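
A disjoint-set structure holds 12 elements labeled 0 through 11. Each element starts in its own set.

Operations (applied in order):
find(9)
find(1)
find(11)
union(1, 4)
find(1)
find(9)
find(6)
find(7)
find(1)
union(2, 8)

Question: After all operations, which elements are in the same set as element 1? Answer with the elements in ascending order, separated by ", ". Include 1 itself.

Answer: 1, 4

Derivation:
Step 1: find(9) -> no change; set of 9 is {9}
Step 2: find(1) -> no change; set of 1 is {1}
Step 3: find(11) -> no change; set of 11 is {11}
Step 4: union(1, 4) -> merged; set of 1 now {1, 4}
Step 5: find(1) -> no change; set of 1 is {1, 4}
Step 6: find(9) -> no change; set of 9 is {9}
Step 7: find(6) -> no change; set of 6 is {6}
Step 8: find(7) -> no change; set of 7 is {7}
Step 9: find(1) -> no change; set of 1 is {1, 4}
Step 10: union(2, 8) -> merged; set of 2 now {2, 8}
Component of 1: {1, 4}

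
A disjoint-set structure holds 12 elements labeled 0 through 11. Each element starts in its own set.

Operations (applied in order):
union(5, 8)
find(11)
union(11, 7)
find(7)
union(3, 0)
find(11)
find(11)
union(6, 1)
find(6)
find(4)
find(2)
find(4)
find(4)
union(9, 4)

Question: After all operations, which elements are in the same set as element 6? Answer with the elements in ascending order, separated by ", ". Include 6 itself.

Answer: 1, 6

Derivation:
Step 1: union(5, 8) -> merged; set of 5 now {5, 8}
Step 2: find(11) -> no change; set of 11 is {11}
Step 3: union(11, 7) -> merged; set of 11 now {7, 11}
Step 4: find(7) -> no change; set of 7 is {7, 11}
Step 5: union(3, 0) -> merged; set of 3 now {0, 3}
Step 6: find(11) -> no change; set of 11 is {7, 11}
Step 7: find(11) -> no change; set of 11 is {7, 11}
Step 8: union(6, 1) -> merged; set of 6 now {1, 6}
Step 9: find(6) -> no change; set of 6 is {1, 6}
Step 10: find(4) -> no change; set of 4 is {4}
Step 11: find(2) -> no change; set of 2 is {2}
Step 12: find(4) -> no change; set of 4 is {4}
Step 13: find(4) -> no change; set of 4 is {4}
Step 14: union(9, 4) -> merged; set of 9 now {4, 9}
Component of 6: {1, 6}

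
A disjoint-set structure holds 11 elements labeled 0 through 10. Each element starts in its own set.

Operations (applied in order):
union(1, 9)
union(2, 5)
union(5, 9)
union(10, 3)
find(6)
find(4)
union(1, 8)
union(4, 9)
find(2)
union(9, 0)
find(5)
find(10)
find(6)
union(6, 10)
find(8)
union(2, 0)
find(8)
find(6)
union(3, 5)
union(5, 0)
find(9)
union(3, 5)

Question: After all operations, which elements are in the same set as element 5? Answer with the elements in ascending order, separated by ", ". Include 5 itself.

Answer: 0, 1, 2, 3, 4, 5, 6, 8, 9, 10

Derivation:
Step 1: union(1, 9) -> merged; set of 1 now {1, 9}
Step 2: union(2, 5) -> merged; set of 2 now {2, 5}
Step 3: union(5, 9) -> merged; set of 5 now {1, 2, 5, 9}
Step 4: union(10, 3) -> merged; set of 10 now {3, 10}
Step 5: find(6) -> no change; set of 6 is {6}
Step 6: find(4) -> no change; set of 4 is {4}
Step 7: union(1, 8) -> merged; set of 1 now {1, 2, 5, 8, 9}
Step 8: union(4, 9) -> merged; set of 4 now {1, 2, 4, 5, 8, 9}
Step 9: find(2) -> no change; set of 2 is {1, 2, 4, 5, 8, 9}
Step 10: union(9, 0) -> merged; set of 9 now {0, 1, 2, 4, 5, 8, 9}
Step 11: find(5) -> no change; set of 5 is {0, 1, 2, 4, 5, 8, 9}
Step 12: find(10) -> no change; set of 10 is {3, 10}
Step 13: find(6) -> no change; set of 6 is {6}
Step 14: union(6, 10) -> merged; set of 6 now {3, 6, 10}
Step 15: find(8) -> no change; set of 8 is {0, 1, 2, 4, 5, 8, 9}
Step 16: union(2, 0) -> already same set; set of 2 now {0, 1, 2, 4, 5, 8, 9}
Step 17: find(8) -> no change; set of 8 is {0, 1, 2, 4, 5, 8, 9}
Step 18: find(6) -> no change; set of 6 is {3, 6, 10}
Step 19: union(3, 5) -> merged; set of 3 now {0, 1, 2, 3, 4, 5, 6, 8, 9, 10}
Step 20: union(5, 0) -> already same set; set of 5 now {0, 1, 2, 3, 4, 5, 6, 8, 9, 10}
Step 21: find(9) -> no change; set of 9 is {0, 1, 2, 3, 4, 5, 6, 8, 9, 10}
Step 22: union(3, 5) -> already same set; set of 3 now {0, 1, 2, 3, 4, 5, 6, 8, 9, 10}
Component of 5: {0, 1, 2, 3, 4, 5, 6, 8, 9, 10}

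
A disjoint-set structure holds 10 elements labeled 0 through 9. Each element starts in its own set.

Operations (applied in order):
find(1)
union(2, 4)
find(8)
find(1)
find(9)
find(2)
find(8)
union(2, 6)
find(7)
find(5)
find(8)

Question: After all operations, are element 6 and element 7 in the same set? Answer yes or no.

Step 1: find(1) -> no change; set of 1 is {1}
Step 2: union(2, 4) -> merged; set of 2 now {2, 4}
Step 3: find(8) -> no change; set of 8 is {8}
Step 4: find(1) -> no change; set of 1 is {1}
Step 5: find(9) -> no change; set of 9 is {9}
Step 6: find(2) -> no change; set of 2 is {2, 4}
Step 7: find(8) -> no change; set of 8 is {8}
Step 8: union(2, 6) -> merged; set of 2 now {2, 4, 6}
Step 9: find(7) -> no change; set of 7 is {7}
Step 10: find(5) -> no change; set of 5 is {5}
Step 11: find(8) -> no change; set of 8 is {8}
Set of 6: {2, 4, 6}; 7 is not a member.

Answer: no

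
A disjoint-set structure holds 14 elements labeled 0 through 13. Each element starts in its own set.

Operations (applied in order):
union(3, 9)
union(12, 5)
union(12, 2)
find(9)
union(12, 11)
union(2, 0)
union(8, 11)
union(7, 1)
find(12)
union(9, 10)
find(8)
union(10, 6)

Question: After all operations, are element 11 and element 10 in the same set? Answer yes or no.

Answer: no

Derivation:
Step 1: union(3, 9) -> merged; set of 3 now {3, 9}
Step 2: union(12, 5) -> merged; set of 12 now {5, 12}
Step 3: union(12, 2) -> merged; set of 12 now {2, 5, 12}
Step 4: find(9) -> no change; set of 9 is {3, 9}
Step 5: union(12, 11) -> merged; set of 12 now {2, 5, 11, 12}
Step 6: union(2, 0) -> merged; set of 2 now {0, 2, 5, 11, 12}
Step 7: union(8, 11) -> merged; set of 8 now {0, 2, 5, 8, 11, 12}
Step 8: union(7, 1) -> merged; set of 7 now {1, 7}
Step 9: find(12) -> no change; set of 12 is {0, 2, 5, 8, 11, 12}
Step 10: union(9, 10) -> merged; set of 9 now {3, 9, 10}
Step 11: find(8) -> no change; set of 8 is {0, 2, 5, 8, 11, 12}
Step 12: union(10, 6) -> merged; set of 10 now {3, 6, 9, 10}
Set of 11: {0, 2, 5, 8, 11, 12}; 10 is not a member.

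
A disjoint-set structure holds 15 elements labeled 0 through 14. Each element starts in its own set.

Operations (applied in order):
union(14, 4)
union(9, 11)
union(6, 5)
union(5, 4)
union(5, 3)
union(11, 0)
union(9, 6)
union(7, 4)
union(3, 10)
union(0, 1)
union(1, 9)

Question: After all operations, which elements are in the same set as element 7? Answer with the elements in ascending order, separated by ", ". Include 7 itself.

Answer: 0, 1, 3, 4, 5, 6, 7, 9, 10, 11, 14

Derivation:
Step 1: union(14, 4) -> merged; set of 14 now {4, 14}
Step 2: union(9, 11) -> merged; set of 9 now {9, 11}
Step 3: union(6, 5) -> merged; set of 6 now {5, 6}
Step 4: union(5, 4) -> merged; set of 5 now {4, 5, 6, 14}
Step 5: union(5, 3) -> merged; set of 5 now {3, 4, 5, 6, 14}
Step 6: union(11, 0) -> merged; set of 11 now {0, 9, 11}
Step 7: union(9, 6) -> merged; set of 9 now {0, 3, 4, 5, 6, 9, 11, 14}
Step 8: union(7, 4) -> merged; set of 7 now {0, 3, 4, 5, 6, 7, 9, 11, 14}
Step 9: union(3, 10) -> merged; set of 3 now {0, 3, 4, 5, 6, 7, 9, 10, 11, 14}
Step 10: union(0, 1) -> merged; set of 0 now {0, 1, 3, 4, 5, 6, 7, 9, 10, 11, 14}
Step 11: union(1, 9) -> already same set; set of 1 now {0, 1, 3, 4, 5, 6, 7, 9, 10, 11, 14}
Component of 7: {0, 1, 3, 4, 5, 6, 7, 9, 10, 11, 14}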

────────────────────────────────────────

Goal of the exercise: Your answer should consist of the lines above that hold the word "through".

Reply:
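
A disjoint-set structure holds 12 elements labeled 0 through 11. Each element starts in its own set.
A disjoint-set structure holds 12 elements labeled 0 through 11. Each element starts in its own set.
A disjoint-set structure holds 11 elements labeled 0 through 10. Each element starts in its own set.
A disjoint-set structure holds 10 elements labeled 0 through 9. Each element starts in its own set.
A disjoint-set structure holds 14 elements labeled 0 through 13. Each element starts in its own set.
A disjoint-set structure holds 15 elements labeled 0 through 14. Each element starts in its own set.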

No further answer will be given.